§ WHAT IS REQUIRED:
Your answer should be the records below, written out exactly.

====== INFORMATION SHOWN ======

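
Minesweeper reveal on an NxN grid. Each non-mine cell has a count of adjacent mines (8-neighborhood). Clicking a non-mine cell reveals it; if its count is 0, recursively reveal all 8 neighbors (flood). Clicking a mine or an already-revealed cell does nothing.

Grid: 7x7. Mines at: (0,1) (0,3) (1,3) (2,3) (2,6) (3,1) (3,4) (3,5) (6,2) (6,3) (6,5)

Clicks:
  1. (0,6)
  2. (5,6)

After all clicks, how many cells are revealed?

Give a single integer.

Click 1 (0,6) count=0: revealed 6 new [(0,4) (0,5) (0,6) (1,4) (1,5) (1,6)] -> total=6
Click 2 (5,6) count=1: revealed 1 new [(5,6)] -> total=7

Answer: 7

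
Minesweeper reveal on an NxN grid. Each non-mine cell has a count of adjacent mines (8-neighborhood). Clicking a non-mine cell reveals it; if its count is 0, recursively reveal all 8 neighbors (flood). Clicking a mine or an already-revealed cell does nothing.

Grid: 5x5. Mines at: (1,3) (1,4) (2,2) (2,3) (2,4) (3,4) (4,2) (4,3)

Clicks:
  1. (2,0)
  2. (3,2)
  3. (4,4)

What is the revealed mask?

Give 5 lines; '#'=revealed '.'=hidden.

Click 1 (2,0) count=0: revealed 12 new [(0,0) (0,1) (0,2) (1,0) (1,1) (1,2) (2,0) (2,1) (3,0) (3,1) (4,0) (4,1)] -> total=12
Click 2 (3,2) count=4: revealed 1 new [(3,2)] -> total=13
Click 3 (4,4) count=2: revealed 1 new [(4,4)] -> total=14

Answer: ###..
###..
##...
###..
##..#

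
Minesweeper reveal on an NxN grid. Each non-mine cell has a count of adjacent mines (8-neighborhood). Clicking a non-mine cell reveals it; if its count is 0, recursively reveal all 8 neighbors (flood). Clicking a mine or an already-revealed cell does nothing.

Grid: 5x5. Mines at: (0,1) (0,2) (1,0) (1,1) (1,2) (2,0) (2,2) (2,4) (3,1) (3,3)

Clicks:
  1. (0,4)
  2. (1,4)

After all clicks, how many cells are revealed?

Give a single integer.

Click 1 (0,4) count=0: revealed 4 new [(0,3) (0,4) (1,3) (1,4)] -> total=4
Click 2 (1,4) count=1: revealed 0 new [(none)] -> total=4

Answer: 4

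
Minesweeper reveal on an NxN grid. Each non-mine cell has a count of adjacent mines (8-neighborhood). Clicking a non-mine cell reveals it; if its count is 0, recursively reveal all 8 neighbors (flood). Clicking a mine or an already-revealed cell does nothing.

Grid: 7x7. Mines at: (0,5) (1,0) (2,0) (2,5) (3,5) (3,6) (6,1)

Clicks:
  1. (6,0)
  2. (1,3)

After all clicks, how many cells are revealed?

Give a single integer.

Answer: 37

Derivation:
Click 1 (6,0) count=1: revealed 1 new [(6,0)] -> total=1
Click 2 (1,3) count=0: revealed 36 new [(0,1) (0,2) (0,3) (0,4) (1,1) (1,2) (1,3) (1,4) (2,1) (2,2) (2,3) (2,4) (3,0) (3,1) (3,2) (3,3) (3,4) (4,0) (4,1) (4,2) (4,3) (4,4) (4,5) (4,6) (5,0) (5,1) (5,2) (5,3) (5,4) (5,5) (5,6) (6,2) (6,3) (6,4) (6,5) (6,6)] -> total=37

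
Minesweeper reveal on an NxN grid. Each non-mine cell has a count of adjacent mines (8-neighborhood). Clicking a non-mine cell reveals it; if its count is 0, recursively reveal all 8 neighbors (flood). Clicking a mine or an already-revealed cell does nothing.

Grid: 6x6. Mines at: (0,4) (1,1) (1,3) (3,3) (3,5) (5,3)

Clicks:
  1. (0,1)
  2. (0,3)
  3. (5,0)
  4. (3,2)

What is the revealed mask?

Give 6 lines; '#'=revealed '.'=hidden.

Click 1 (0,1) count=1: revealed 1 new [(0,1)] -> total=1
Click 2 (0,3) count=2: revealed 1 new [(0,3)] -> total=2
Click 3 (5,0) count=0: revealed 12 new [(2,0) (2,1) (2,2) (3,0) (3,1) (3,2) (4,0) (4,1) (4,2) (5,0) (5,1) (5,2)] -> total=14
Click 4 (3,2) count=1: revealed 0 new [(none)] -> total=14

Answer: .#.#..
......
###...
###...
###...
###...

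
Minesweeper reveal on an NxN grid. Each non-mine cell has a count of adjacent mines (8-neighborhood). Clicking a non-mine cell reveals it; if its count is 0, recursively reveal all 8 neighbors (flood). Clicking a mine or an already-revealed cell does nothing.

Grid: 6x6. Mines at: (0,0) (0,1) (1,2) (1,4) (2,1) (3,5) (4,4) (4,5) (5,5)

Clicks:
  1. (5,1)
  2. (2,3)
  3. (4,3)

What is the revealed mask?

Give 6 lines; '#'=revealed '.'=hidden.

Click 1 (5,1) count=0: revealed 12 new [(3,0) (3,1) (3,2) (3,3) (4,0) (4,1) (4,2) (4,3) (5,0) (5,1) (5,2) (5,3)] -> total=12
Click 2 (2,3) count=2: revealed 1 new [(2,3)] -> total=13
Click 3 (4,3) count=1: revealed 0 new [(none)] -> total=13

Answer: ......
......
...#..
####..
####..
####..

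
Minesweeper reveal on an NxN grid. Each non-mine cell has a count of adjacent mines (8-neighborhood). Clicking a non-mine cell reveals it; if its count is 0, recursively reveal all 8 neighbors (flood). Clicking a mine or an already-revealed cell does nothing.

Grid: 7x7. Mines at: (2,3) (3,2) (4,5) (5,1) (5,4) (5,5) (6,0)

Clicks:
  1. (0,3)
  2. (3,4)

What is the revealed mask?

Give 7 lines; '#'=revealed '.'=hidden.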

======

§ RESPONSE BELOW:
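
Minesweeper reveal on an NxN grid. Each non-mine cell has a count of adjacent mines (8-neighborhood). Clicking a non-mine cell reveals it; if its count is 0, recursively reveal all 8 neighbors (flood). Clicking a mine or an already-revealed cell does nothing.

Grid: 7x7. Mines at: (0,1) (0,3) (1,3) (2,3) (2,6) (3,1) (3,4) (3,5) (6,2) (6,3) (6,5)

Clicks:
  1. (0,6)
  2. (5,6)

After all clicks, how many cells are revealed?

Give a single integer.

Click 1 (0,6) count=0: revealed 6 new [(0,4) (0,5) (0,6) (1,4) (1,5) (1,6)] -> total=6
Click 2 (5,6) count=1: revealed 1 new [(5,6)] -> total=7

Answer: 7

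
Minesweeper reveal on an NxN grid. Each non-mine cell has a count of adjacent mines (8-neighborhood). Clicking a non-mine cell reveals it; if its count is 0, recursively reveal all 8 neighbors (flood). Clicking a mine or an already-revealed cell does nothing.

Grid: 5x5. Mines at: (1,3) (1,4) (2,2) (2,3) (2,4) (3,4) (4,2) (4,3)

Clicks:
  1. (2,0)
  2. (3,2)
  3. (4,4)

What is the revealed mask?

Give 5 lines; '#'=revealed '.'=hidden.

Click 1 (2,0) count=0: revealed 12 new [(0,0) (0,1) (0,2) (1,0) (1,1) (1,2) (2,0) (2,1) (3,0) (3,1) (4,0) (4,1)] -> total=12
Click 2 (3,2) count=4: revealed 1 new [(3,2)] -> total=13
Click 3 (4,4) count=2: revealed 1 new [(4,4)] -> total=14

Answer: ###..
###..
##...
###..
##..#

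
Minesweeper reveal on an NxN grid. Each non-mine cell has a count of adjacent mines (8-neighborhood). Clicking a non-mine cell reveals it; if its count is 0, recursively reveal all 8 neighbors (flood). Clicking a mine or an already-revealed cell does nothing.

Grid: 5x5. Mines at: (0,1) (0,2) (1,0) (1,1) (1,2) (2,0) (2,2) (2,4) (3,1) (3,3)

Clicks:
  1. (0,4)
  2. (1,4)

After all clicks, how many cells are revealed?

Give a single integer.

Click 1 (0,4) count=0: revealed 4 new [(0,3) (0,4) (1,3) (1,4)] -> total=4
Click 2 (1,4) count=1: revealed 0 new [(none)] -> total=4

Answer: 4

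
Minesweeper reveal on an NxN grid. Each non-mine cell has a count of adjacent mines (8-neighborhood). Clicking a non-mine cell reveals it; if its count is 0, recursively reveal all 8 neighbors (flood). Clicking a mine or an already-revealed cell does nothing.

Grid: 7x7. Mines at: (0,5) (1,0) (2,0) (2,5) (3,5) (3,6) (6,1)

Clicks:
  1. (6,0)
  2. (1,3)

After all clicks, how many cells are revealed?

Give a single integer.

Answer: 37

Derivation:
Click 1 (6,0) count=1: revealed 1 new [(6,0)] -> total=1
Click 2 (1,3) count=0: revealed 36 new [(0,1) (0,2) (0,3) (0,4) (1,1) (1,2) (1,3) (1,4) (2,1) (2,2) (2,3) (2,4) (3,0) (3,1) (3,2) (3,3) (3,4) (4,0) (4,1) (4,2) (4,3) (4,4) (4,5) (4,6) (5,0) (5,1) (5,2) (5,3) (5,4) (5,5) (5,6) (6,2) (6,3) (6,4) (6,5) (6,6)] -> total=37

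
Minesweeper reveal on an NxN grid. Each non-mine cell has a count of adjacent mines (8-neighborhood). Clicking a non-mine cell reveals it; if its count is 0, recursively reveal all 8 neighbors (flood). Clicking a mine or an already-revealed cell does nothing.

Grid: 6x6. Mines at: (0,4) (1,1) (1,3) (3,3) (3,5) (5,3)

Clicks:
  1. (0,1)
  2. (0,3)
  3. (5,0)
  4. (3,2)

What is the revealed mask?

Give 6 lines; '#'=revealed '.'=hidden.

Click 1 (0,1) count=1: revealed 1 new [(0,1)] -> total=1
Click 2 (0,3) count=2: revealed 1 new [(0,3)] -> total=2
Click 3 (5,0) count=0: revealed 12 new [(2,0) (2,1) (2,2) (3,0) (3,1) (3,2) (4,0) (4,1) (4,2) (5,0) (5,1) (5,2)] -> total=14
Click 4 (3,2) count=1: revealed 0 new [(none)] -> total=14

Answer: .#.#..
......
###...
###...
###...
###...

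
Minesweeper reveal on an NxN grid. Each non-mine cell has a count of adjacent mines (8-neighborhood). Clicking a non-mine cell reveals it; if its count is 0, recursively reveal all 8 neighbors (flood). Clicking a mine or an already-revealed cell does nothing.

Grid: 6x6. Mines at: (0,0) (0,1) (1,2) (1,4) (2,1) (3,5) (4,4) (4,5) (5,5)

Clicks:
  1. (5,1)
  2. (2,3)
  3. (4,3)

What is the revealed mask?

Give 6 lines; '#'=revealed '.'=hidden.

Click 1 (5,1) count=0: revealed 12 new [(3,0) (3,1) (3,2) (3,3) (4,0) (4,1) (4,2) (4,3) (5,0) (5,1) (5,2) (5,3)] -> total=12
Click 2 (2,3) count=2: revealed 1 new [(2,3)] -> total=13
Click 3 (4,3) count=1: revealed 0 new [(none)] -> total=13

Answer: ......
......
...#..
####..
####..
####..

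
Minesweeper reveal on an NxN grid. Each non-mine cell has a count of adjacent mines (8-neighborhood). Clicking a non-mine cell reveals it; if its count is 0, recursively reveal all 8 neighbors (flood). Clicking a mine or an already-revealed cell does nothing.

Grid: 7x7. Mines at: (2,3) (3,2) (4,5) (5,1) (5,4) (5,5) (6,0)

Clicks:
  1. (0,3)
  2. (3,4)

What is the revealed mask?

Give 7 lines; '#'=revealed '.'=hidden.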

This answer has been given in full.